• What to produce: Retype each line below precisely.

Provided material below:

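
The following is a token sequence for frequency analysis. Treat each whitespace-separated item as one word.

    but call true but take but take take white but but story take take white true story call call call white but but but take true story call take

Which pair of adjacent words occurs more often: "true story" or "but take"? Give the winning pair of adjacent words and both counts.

"true story": 2 occurrences
"but take": 3 occurrences

"but take" (3 vs 2)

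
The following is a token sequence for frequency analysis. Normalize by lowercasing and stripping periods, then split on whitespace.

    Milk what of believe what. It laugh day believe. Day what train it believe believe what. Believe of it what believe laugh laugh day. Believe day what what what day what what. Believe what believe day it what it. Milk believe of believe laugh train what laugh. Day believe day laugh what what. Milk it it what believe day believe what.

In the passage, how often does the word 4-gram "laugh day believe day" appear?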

End of Provided material.

• Solution for this exercise:
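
The following is a token sequence for frequency analysis. Treat each whitespace-separated item as one word.

    but call true but take but take take white but but story take take white true story call call call white but but but take true story call take

Which pair of adjacent words occurs more often: "true story" or "but take"? Give the winning pair of adjacent words and both counts.

"true story": 2 occurrences
"but take": 3 occurrences

"but take" (3 vs 2)

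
The following is a token sequence for frequency analysis. Normalize by lowercasing and stripping periods, then split on whitespace.

    Milk what of believe what. It laugh day believe. Day what train it believe believe what. Believe of it what believe laugh laugh day. Believe day what what what day what what. Believe what believe day it what it. Milk believe of believe laugh train what laugh. Day believe day laugh what what. Milk it it what believe day believe what.

In the passage, how often does the word 4-gram "laugh day believe day" appear?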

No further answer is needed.